→ Your objective
Reproduce all the entries exactly.

Information supplied section start

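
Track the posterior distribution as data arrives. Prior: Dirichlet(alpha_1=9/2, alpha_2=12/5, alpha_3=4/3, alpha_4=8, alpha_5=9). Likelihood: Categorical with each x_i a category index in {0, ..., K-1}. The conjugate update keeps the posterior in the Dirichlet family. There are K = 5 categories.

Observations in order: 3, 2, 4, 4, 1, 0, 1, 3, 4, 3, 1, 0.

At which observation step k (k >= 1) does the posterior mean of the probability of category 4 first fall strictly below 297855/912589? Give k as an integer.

k = 12

obs 1: x=3 → posterior Dirichlet(9/2, 12/5, 4/3, 9, 9)
obs 2: x=2 → posterior Dirichlet(9/2, 12/5, 7/3, 9, 9)
obs 3: x=4 → posterior Dirichlet(9/2, 12/5, 7/3, 9, 10)
obs 4: x=4 → posterior Dirichlet(9/2, 12/5, 7/3, 9, 11)
obs 5: x=1 → posterior Dirichlet(9/2, 17/5, 7/3, 9, 11)
obs 6: x=0 → posterior Dirichlet(11/2, 17/5, 7/3, 9, 11)
obs 7: x=1 → posterior Dirichlet(11/2, 22/5, 7/3, 9, 11)
obs 8: x=3 → posterior Dirichlet(11/2, 22/5, 7/3, 10, 11)
obs 9: x=4 → posterior Dirichlet(11/2, 22/5, 7/3, 10, 12)
obs 10: x=3 → posterior Dirichlet(11/2, 22/5, 7/3, 11, 12)
obs 11: x=1 → posterior Dirichlet(11/2, 27/5, 7/3, 11, 12)
obs 12: x=0 → posterior Dirichlet(13/2, 27/5, 7/3, 11, 12)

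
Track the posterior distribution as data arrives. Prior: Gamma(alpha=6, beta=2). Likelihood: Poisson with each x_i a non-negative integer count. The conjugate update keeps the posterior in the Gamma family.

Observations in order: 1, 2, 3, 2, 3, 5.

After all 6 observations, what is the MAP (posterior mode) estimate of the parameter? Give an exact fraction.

obs 1: x=1 → posterior Gamma(7, 3)
obs 2: x=2 → posterior Gamma(9, 4)
obs 3: x=3 → posterior Gamma(12, 5)
obs 4: x=2 → posterior Gamma(14, 6)
obs 5: x=3 → posterior Gamma(17, 7)
obs 6: x=5 → posterior Gamma(22, 8)

21/8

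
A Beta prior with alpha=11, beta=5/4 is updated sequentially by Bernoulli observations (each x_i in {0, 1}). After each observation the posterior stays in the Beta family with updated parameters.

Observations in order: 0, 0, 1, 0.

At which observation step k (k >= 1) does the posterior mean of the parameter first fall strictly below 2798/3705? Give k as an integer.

k = 4

obs 1: x=0 → posterior Beta(11, 9/4)
obs 2: x=0 → posterior Beta(11, 13/4)
obs 3: x=1 → posterior Beta(12, 13/4)
obs 4: x=0 → posterior Beta(12, 17/4)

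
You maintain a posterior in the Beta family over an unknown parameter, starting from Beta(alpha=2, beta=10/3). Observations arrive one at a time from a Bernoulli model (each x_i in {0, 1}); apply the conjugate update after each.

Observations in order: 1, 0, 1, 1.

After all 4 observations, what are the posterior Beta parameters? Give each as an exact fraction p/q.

alpha=5, beta=13/3

obs 1: x=1 → posterior Beta(3, 10/3)
obs 2: x=0 → posterior Beta(3, 13/3)
obs 3: x=1 → posterior Beta(4, 13/3)
obs 4: x=1 → posterior Beta(5, 13/3)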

Information supplied section end

→ Task solution
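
Track the posterior distribution as data arrives. Prior: Dirichlet(alpha_1=9/2, alpha_2=12/5, alpha_3=4/3, alpha_4=8, alpha_5=9). Likelihood: Categorical with each x_i a category index in {0, ..., K-1}. The conjugate update keeps the posterior in the Dirichlet family. There are K = 5 categories.

Observations in order: 3, 2, 4, 4, 1, 0, 1, 3, 4, 3, 1, 0.

At which observation step k (k >= 1) does the posterior mean of the probability of category 4 first fall strictly below 297855/912589? Give k as an integer.

k = 12

obs 1: x=3 → posterior Dirichlet(9/2, 12/5, 4/3, 9, 9)
obs 2: x=2 → posterior Dirichlet(9/2, 12/5, 7/3, 9, 9)
obs 3: x=4 → posterior Dirichlet(9/2, 12/5, 7/3, 9, 10)
obs 4: x=4 → posterior Dirichlet(9/2, 12/5, 7/3, 9, 11)
obs 5: x=1 → posterior Dirichlet(9/2, 17/5, 7/3, 9, 11)
obs 6: x=0 → posterior Dirichlet(11/2, 17/5, 7/3, 9, 11)
obs 7: x=1 → posterior Dirichlet(11/2, 22/5, 7/3, 9, 11)
obs 8: x=3 → posterior Dirichlet(11/2, 22/5, 7/3, 10, 11)
obs 9: x=4 → posterior Dirichlet(11/2, 22/5, 7/3, 10, 12)
obs 10: x=3 → posterior Dirichlet(11/2, 22/5, 7/3, 11, 12)
obs 11: x=1 → posterior Dirichlet(11/2, 27/5, 7/3, 11, 12)
obs 12: x=0 → posterior Dirichlet(13/2, 27/5, 7/3, 11, 12)

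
Track the posterior distribution as data arrives. Prior: Gamma(alpha=6, beta=2). Likelihood: Poisson with each x_i a non-negative integer count. The conjugate update keeps the posterior in the Gamma family.

Observations in order: 1, 2, 3, 2, 3, 5.

After all 6 observations, what is the MAP (posterior mode) estimate of the parameter? Give an exact fraction.

obs 1: x=1 → posterior Gamma(7, 3)
obs 2: x=2 → posterior Gamma(9, 4)
obs 3: x=3 → posterior Gamma(12, 5)
obs 4: x=2 → posterior Gamma(14, 6)
obs 5: x=3 → posterior Gamma(17, 7)
obs 6: x=5 → posterior Gamma(22, 8)

21/8

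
A Beta prior with alpha=11, beta=5/4 is updated sequentially by Bernoulli observations (each x_i in {0, 1}). After each observation the posterior stays in the Beta family with updated parameters.

Observations in order: 0, 0, 1, 0.

At which observation step k (k >= 1) does the posterior mean of the parameter first fall strictly below 2798/3705? Give k as an integer.

k = 4

obs 1: x=0 → posterior Beta(11, 9/4)
obs 2: x=0 → posterior Beta(11, 13/4)
obs 3: x=1 → posterior Beta(12, 13/4)
obs 4: x=0 → posterior Beta(12, 17/4)

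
You maintain a posterior in the Beta family over an unknown parameter, starting from Beta(alpha=2, beta=10/3). Observations arrive one at a time from a Bernoulli model (each x_i in {0, 1}); apply the conjugate update after each.

Observations in order: 1, 0, 1, 1.

After all 4 observations, what are the posterior Beta parameters? Give each as an exact fraction p/q.

alpha=5, beta=13/3

obs 1: x=1 → posterior Beta(3, 10/3)
obs 2: x=0 → posterior Beta(3, 13/3)
obs 3: x=1 → posterior Beta(4, 13/3)
obs 4: x=1 → posterior Beta(5, 13/3)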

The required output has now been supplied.